Task objective: What lines of the data hold the string "Circe"? Pull each one out.

BEGIN Input data

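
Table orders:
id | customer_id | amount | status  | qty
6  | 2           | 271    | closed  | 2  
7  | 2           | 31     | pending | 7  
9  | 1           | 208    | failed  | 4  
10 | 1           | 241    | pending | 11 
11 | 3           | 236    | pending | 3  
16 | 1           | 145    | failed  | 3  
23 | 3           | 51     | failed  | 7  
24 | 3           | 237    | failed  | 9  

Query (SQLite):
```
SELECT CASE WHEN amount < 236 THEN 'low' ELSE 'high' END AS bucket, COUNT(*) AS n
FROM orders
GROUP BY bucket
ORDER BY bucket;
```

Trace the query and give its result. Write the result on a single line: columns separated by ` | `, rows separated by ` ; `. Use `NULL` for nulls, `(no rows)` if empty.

high | 4 ; low | 4

Bucket rows by amount < 236 → 'low' else 'high'; count each bucket.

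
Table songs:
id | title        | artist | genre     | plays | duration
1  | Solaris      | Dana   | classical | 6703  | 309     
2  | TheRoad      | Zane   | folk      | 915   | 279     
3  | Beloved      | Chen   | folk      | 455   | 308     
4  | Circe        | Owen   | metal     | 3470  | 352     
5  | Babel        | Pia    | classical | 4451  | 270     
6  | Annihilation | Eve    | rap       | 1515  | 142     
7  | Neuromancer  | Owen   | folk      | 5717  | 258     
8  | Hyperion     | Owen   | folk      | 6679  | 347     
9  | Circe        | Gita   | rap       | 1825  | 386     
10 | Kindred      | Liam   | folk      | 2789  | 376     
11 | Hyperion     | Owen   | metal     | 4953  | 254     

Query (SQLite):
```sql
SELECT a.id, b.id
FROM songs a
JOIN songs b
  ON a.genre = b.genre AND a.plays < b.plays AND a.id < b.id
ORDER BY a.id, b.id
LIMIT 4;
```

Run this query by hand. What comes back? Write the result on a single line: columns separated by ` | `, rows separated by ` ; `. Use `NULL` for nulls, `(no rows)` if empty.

2 | 7 ; 2 | 8 ; 2 | 10 ; 3 | 7

Pairs (a,b) with same genre, a.plays < b.plays, a.id < b.id.
genre groups: classical:{1,5} folk:{2,3,7,8,10} metal:{4,11} rap:{6,9}
Ordered by (a.id, b.id); first 4.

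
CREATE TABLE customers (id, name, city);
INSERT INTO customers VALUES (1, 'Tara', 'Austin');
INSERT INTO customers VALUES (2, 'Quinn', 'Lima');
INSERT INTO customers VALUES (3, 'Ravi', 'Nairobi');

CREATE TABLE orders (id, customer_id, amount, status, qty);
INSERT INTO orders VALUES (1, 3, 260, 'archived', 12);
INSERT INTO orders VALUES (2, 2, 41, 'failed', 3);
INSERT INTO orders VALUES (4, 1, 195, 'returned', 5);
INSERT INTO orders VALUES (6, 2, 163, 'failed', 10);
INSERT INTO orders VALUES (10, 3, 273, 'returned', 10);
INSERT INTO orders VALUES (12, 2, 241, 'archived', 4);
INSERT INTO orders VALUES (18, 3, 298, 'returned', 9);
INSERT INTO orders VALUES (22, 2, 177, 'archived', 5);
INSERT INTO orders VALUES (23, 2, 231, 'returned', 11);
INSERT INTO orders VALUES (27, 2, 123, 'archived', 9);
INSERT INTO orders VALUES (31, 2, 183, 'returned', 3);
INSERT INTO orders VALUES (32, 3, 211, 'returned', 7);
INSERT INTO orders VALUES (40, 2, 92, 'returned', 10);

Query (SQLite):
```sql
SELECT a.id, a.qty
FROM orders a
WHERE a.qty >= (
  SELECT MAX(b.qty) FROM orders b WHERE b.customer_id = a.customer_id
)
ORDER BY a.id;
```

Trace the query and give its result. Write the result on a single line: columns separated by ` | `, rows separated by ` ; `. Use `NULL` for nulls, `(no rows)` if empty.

For each orders row a, compute MAX(qty) over rows sharing a.customer_id.
Keep row a if a.qty >= that per-group MAX.
  customer_id=1: MAX(qty) = 5
  customer_id=2: MAX(qty) = 11
  customer_id=3: MAX(qty) = 12

1 | 12 ; 4 | 5 ; 23 | 11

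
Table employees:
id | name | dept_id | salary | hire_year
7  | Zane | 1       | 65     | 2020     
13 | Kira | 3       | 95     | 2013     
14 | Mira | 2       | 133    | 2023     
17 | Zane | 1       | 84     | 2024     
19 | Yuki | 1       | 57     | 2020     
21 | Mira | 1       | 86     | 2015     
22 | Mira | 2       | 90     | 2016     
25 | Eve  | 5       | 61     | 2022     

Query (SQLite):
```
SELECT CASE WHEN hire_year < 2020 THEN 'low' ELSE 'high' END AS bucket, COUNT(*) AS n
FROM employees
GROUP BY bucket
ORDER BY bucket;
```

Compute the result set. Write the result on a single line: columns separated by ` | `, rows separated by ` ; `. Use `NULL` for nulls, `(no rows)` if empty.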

END Input data

Response area:
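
4  | Circe        | Owen   | metal     | 3470  | 352     
9  | Circe        | Gita   | rap       | 1825  | 386     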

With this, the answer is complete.